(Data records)
-.-.-

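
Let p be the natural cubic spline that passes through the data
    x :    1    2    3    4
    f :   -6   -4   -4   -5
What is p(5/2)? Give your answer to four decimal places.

-3.7750

Let M_i = p''(x_i). Step sizes h_i = 1, 1, 1; slopes of the chords Δ_i = (y_(i+1) - y_i)/h_i = 2, 0, -1.
  1·M_0 + 4·M_1 + 1·M_2 = 6(Δ_1 - Δ_0) = -12
  1·M_1 + 4·M_2 + 1·M_3 = 6(Δ_2 - Δ_1) = -6
Natural end conditions: M_0 = M_3 = 0.
Hence M_0 = 0, M_1 = -14/5, M_2 = -4/5, M_3 = 0.
On [2, 3], p(x) = -4 + 16/15·(x - 2) - 7/5·(x - 2)² + 1/3·(x - 2)³.
With (x - 2) = 1/2: p(5/2) = -151/40.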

-.-.-

▸ **TRY IT**:
Your task is to quote all of the data word for word.

▸ **EXERCISE OUTPUT**:
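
Let p be the natural cubic spline that passes through the data
    x :    1    2    3    4
    f :   -6   -4   -4   -5
What is p(5/2)? Give your answer to four decimal places.

-3.7750

Let M_i = p''(x_i). Step sizes h_i = 1, 1, 1; slopes of the chords Δ_i = (y_(i+1) - y_i)/h_i = 2, 0, -1.
  1·M_0 + 4·M_1 + 1·M_2 = 6(Δ_1 - Δ_0) = -12
  1·M_1 + 4·M_2 + 1·M_3 = 6(Δ_2 - Δ_1) = -6
Natural end conditions: M_0 = M_3 = 0.
Hence M_0 = 0, M_1 = -14/5, M_2 = -4/5, M_3 = 0.
On [2, 3], p(x) = -4 + 16/15·(x - 2) - 7/5·(x - 2)² + 1/3·(x - 2)³.
With (x - 2) = 1/2: p(5/2) = -151/40.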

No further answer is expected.